Work to complete:
Copy each line that contains the string "adjacency", taking them from the material.

Records for processing:
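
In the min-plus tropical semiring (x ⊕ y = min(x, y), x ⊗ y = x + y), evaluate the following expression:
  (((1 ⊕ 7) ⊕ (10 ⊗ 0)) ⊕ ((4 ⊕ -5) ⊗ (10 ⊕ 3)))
(((1 ⊕ 7) ⊕ (10 ⊗ 0)) ⊕ ((4 ⊕ -5) ⊗ (10 ⊕ 3))) = -2

Expand innermost to outermost. Recall ⊕ takes the minimum of its arguments and ⊗ takes their sum. Working out the expression (((1 ⊕ 7) ⊕ (10 ⊗ 0)) ⊕ ((4 ⊕ -5) ⊗ (10 ⊕ 3))) gives -2.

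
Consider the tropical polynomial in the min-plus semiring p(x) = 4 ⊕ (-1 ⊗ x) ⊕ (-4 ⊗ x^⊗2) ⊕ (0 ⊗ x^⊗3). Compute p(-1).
p(-1) = -6

A tropical monomial a ⊗ x^⊗i evaluates to a + i · x. Evaluating each term at x = -1:
  Term 0 contributes 4 + 0 · -1 = 4
  Term 1 contributes -1 + 1 · -1 = -2
  Term 2 contributes -4 + 2 · -1 = -6
  Term 3 contributes 0 + 3 · -1 = -3
p(-1) = ⊕ of these = min[4, -2, -6, -3] = -6.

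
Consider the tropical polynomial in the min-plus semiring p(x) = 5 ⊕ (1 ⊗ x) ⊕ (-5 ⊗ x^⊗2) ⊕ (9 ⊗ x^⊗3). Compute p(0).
p(0) = -5

A tropical monomial a ⊗ x^⊗i evaluates to a + i · x. Evaluating each term at x = 0:
  Term 0 contributes 5 + 0 · 0 = 5
  Term 1 contributes 1 + 1 · 0 = 1
  Term 2 contributes -5 + 2 · 0 = -5
  Term 3 contributes 9 + 3 · 0 = 9
p(0) = ⊕ of these = min[5, 1, -5, 9] = -5.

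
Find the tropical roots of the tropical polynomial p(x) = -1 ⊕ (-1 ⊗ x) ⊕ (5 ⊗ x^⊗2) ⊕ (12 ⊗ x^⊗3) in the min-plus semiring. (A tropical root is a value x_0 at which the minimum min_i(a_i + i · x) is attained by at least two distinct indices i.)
Roots: {-7, -6, 0}

Each tropical root is a break point of the lower envelope of the lines y = a_i + i · x (there are 4 lines, with slopes 0, 1, ..., 3). Only the lines that attain the minimum somewhere contribute to roots; other lines are dominated. Here the surviving (envelope) indices are i = 3, i = 2, i = 1, i = 0.
Intersections between consecutive envelope lines give the roots: for adjacent envelope indices i < j the intersection is x = (a_i − a_j) / (j − i). Reading off the sorted break points: {-7, -6, 0}.
Verification: at each break x_0, at least two indices attain the minimum of min_i(a_i + i · x_0).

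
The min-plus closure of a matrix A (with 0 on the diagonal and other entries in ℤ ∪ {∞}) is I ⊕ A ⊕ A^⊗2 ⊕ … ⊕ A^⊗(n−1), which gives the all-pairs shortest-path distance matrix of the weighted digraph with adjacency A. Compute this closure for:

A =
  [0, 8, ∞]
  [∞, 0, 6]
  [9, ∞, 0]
Closure =
  [0, 8, 14]
  [15, 0, 6]
  [9, 17, 0]

This is the Floyd-Warshall all-pairs shortest-path computation. For each intermediate vertex k = 0, 1, …, 2, update dist[i][j] ← min(dist[i][j], dist[i][k] + dist[k][j]). The final matrix gives, for each (i, j), the minimum total weight of any directed path from i to j (possibly empty when i = j).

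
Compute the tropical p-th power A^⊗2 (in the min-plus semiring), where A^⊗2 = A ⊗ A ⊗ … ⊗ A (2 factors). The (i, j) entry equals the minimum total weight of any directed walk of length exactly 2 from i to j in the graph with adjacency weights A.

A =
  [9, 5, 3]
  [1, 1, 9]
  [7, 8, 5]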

Result for this task:
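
The min-plus closure of a matrix A (with 0 on the diagonal and other entries in ℤ ∪ {∞}) is I ⊕ A ⊕ A^⊗2 ⊕ … ⊕ A^⊗(n−1), which gives the all-pairs shortest-path distance matrix of the weighted digraph with adjacency A. Compute this closure for:
Compute the tropical p-th power A^⊗2 (in the min-plus semiring), where A^⊗2 = A ⊗ A ⊗ … ⊗ A (2 factors). The (i, j) entry equals the minimum total weight of any directed walk of length exactly 2 from i to j in the graph with adjacency weights A.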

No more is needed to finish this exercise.